■ WHAT TO PRODUCE
Your task is to restate the data word for word.

■ RECORDS FOR THIS EXERCISE
====================

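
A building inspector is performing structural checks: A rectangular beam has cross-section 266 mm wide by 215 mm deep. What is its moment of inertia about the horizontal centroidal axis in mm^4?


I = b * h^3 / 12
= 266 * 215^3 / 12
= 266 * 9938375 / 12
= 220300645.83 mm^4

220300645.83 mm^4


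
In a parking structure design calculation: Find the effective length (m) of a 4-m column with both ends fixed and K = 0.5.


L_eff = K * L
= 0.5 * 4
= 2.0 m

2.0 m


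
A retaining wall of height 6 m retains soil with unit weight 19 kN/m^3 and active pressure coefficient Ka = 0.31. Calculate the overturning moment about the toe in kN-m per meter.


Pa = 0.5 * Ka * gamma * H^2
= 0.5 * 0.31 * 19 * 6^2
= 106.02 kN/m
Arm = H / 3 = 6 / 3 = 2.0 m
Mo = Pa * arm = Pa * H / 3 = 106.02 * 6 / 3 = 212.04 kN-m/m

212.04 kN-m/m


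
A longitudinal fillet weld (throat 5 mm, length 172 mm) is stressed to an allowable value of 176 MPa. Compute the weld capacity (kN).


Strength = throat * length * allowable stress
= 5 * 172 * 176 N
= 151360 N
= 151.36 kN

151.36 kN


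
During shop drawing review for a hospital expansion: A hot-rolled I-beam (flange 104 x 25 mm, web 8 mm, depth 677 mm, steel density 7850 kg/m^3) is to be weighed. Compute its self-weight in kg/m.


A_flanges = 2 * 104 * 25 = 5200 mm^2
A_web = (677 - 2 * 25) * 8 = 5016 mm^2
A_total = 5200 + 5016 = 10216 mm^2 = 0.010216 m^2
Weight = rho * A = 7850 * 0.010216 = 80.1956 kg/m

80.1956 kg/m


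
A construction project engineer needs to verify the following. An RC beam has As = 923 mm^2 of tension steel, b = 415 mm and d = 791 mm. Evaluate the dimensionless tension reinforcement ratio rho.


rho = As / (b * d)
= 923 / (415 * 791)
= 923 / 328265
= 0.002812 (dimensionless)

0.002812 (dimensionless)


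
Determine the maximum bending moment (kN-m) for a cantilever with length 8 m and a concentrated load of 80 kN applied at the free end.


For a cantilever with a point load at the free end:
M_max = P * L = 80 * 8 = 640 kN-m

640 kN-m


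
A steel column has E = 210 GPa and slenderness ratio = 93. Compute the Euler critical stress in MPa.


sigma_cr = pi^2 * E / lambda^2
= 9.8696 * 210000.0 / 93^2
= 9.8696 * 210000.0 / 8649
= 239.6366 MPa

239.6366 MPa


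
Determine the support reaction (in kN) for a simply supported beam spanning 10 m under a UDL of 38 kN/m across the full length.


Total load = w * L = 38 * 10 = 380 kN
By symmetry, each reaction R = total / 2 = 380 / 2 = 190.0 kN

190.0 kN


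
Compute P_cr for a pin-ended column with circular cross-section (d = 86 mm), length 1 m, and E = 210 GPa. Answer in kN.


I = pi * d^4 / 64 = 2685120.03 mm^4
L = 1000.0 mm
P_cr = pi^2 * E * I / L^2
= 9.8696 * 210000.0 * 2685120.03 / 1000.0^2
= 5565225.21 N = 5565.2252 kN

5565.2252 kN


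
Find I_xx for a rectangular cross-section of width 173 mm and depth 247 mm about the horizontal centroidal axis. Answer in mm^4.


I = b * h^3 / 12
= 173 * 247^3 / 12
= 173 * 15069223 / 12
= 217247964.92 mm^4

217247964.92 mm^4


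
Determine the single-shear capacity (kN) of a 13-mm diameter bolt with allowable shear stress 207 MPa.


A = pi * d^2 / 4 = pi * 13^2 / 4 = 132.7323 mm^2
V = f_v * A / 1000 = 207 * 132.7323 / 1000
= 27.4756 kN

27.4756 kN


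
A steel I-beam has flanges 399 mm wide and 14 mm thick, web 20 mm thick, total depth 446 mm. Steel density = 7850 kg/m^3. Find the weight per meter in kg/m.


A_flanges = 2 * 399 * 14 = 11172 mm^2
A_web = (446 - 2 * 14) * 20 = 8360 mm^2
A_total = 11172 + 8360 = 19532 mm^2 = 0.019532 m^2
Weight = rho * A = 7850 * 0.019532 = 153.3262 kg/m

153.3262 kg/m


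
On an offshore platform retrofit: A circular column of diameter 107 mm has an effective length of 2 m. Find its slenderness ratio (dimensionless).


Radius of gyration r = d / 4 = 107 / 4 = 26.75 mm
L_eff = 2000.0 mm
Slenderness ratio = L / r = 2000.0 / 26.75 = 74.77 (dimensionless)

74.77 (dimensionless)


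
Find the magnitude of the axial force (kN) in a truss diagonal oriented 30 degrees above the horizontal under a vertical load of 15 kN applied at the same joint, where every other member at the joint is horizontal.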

====================

■ RESULT FOR THIS EXERCISE
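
A building inspector is performing structural checks: A rectangular beam has cross-section 266 mm wide by 215 mm deep. What is its moment of inertia about the horizontal centroidal axis in mm^4?


I = b * h^3 / 12
= 266 * 215^3 / 12
= 266 * 9938375 / 12
= 220300645.83 mm^4

220300645.83 mm^4


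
In a parking structure design calculation: Find the effective length (m) of a 4-m column with both ends fixed and K = 0.5.


L_eff = K * L
= 0.5 * 4
= 2.0 m

2.0 m


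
A retaining wall of height 6 m retains soil with unit weight 19 kN/m^3 and active pressure coefficient Ka = 0.31. Calculate the overturning moment about the toe in kN-m per meter.


Pa = 0.5 * Ka * gamma * H^2
= 0.5 * 0.31 * 19 * 6^2
= 106.02 kN/m
Arm = H / 3 = 6 / 3 = 2.0 m
Mo = Pa * arm = Pa * H / 3 = 106.02 * 6 / 3 = 212.04 kN-m/m

212.04 kN-m/m


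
A longitudinal fillet weld (throat 5 mm, length 172 mm) is stressed to an allowable value of 176 MPa. Compute the weld capacity (kN).


Strength = throat * length * allowable stress
= 5 * 172 * 176 N
= 151360 N
= 151.36 kN

151.36 kN


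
During shop drawing review for a hospital expansion: A hot-rolled I-beam (flange 104 x 25 mm, web 8 mm, depth 677 mm, steel density 7850 kg/m^3) is to be weighed. Compute its self-weight in kg/m.


A_flanges = 2 * 104 * 25 = 5200 mm^2
A_web = (677 - 2 * 25) * 8 = 5016 mm^2
A_total = 5200 + 5016 = 10216 mm^2 = 0.010216 m^2
Weight = rho * A = 7850 * 0.010216 = 80.1956 kg/m

80.1956 kg/m


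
A construction project engineer needs to verify the following. An RC beam has As = 923 mm^2 of tension steel, b = 415 mm and d = 791 mm. Evaluate the dimensionless tension reinforcement ratio rho.


rho = As / (b * d)
= 923 / (415 * 791)
= 923 / 328265
= 0.002812 (dimensionless)

0.002812 (dimensionless)


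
Determine the maximum bending moment (kN-m) for a cantilever with length 8 m and a concentrated load of 80 kN applied at the free end.


For a cantilever with a point load at the free end:
M_max = P * L = 80 * 8 = 640 kN-m

640 kN-m


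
A steel column has E = 210 GPa and slenderness ratio = 93. Compute the Euler critical stress in MPa.


sigma_cr = pi^2 * E / lambda^2
= 9.8696 * 210000.0 / 93^2
= 9.8696 * 210000.0 / 8649
= 239.6366 MPa

239.6366 MPa


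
Determine the support reaction (in kN) for a simply supported beam spanning 10 m under a UDL of 38 kN/m across the full length.


Total load = w * L = 38 * 10 = 380 kN
By symmetry, each reaction R = total / 2 = 380 / 2 = 190.0 kN

190.0 kN


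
Compute P_cr for a pin-ended column with circular cross-section (d = 86 mm), length 1 m, and E = 210 GPa. Answer in kN.


I = pi * d^4 / 64 = 2685120.03 mm^4
L = 1000.0 mm
P_cr = pi^2 * E * I / L^2
= 9.8696 * 210000.0 * 2685120.03 / 1000.0^2
= 5565225.21 N = 5565.2252 kN

5565.2252 kN


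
Find I_xx for a rectangular cross-section of width 173 mm and depth 247 mm about the horizontal centroidal axis. Answer in mm^4.


I = b * h^3 / 12
= 173 * 247^3 / 12
= 173 * 15069223 / 12
= 217247964.92 mm^4

217247964.92 mm^4


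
Determine the single-shear capacity (kN) of a 13-mm diameter bolt with allowable shear stress 207 MPa.


A = pi * d^2 / 4 = pi * 13^2 / 4 = 132.7323 mm^2
V = f_v * A / 1000 = 207 * 132.7323 / 1000
= 27.4756 kN

27.4756 kN


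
A steel I-beam has flanges 399 mm wide and 14 mm thick, web 20 mm thick, total depth 446 mm. Steel density = 7850 kg/m^3. Find the weight per meter in kg/m.


A_flanges = 2 * 399 * 14 = 11172 mm^2
A_web = (446 - 2 * 14) * 20 = 8360 mm^2
A_total = 11172 + 8360 = 19532 mm^2 = 0.019532 m^2
Weight = rho * A = 7850 * 0.019532 = 153.3262 kg/m

153.3262 kg/m


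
On an offshore platform retrofit: A circular column of diameter 107 mm has an effective length of 2 m. Find its slenderness ratio (dimensionless).


Radius of gyration r = d / 4 = 107 / 4 = 26.75 mm
L_eff = 2000.0 mm
Slenderness ratio = L / r = 2000.0 / 26.75 = 74.77 (dimensionless)

74.77 (dimensionless)


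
Find the magnitude of the axial force (kN) in a truss diagonal oriented 30 degrees above the horizontal under a vertical load of 15 kN applied at the same joint, where every other member at the joint is horizontal.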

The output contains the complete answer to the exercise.